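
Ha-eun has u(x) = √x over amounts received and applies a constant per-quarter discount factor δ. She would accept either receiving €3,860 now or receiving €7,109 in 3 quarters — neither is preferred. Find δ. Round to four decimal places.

δ ≈ 0.9032

The payoff in 3 quarters is discounted by δ^3, so u(3860) = δ^3·u(7109) and δ^3 = u(3860)/u(7109).
Since u(x) = √x, δ^3 = √(3860/7109) = 0.73687.
Taking the cube root: δ = 0.73687^(1/3) ≈ 0.9032.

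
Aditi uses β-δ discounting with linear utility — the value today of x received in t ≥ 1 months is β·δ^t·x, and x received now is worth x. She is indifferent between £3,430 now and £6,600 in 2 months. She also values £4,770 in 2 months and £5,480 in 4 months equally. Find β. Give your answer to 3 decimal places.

Both payoffs in the second observation are in the future, so β drops out: δ^2·4770 = δ^4·5480 ⇒ δ^2 = 4770/5480 = 0.87044, so δ = 0.93297.
Now use the now-vs-future pair: 3430 = β·δ^2·6600 gives β = 3430/(0.87044·6600) ≈ 0.597.

β ≈ 0.597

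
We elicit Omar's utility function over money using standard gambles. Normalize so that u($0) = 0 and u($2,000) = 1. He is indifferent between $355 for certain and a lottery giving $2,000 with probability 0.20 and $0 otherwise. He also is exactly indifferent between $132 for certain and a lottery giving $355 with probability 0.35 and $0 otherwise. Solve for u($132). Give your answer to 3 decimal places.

From the first indifference, u($355) = 0.20·u($2,000) + 0.80·u($0) = 0.20·1 + 0.80·0 = 0.20.
The second indifference gives u($132) = 0.35·u($355) + 0.65·u($0) = 0.35·0.20 + 0.65·0.00 = 0.0700.

0.070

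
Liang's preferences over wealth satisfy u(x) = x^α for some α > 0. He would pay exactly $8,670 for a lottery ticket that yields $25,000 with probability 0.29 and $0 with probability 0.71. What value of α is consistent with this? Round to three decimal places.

Since u(0) = 0, the lottery's EU is 0.29·25000^α.
Equating: 8670^α = 0.29·25000^α, i.e. 0.3468^α = 0.29.
Take logs: α = ln 0.29 / ln(8670/25000) ≈ 1.16890.

α ≈ 1.169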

——————

◆ Directions
The data must be duplicated exactly, with nothing left out.

◆ Answer below
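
Ha-eun has u(x) = √x over amounts received and applies a constant per-quarter discount factor δ. She would accept either receiving €3,860 now or receiving €7,109 in 3 quarters — neither is preferred. Find δ. Round to four decimal places.

δ ≈ 0.9032

The payoff in 3 quarters is discounted by δ^3, so u(3860) = δ^3·u(7109) and δ^3 = u(3860)/u(7109).
Since u(x) = √x, δ^3 = √(3860/7109) = 0.73687.
Taking the cube root: δ = 0.73687^(1/3) ≈ 0.9032.

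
Aditi uses β-δ discounting with linear utility — the value today of x received in t ≥ 1 months is β·δ^t·x, and x received now is worth x. She is indifferent between £3,430 now and £6,600 in 2 months. She also values £4,770 in 2 months and £5,480 in 4 months equally. Find β. Give your answer to 3 decimal places.

Both payoffs in the second observation are in the future, so β drops out: δ^2·4770 = δ^4·5480 ⇒ δ^2 = 4770/5480 = 0.87044, so δ = 0.93297.
Now use the now-vs-future pair: 3430 = β·δ^2·6600 gives β = 3430/(0.87044·6600) ≈ 0.597.

β ≈ 0.597

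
We elicit Omar's utility function over money using standard gambles. Normalize so that u($0) = 0 and u($2,000) = 1. He is indifferent between $355 for certain and a lottery giving $2,000 with probability 0.20 and $0 otherwise. He also is exactly indifferent between $132 for certain and a lottery giving $355 with probability 0.35 and $0 otherwise. Solve for u($132). Give your answer to 3 decimal places.

From the first indifference, u($355) = 0.20·u($2,000) + 0.80·u($0) = 0.20·1 + 0.80·0 = 0.20.
The second indifference gives u($132) = 0.35·u($355) + 0.65·u($0) = 0.35·0.20 + 0.65·0.00 = 0.0700.

0.070

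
Liang's preferences over wealth satisfy u(x) = x^α for some α > 0. He would pay exactly $8,670 for a lottery ticket that yields $25,000 with probability 0.29 and $0 with probability 0.71. What value of α is consistent with this? Round to three decimal places.

Since u(0) = 0, the lottery's EU is 0.29·25000^α.
Equating: 8670^α = 0.29·25000^α, i.e. 0.3468^α = 0.29.
Take logs: α = ln 0.29 / ln(8670/25000) ≈ 1.16890.

α ≈ 1.169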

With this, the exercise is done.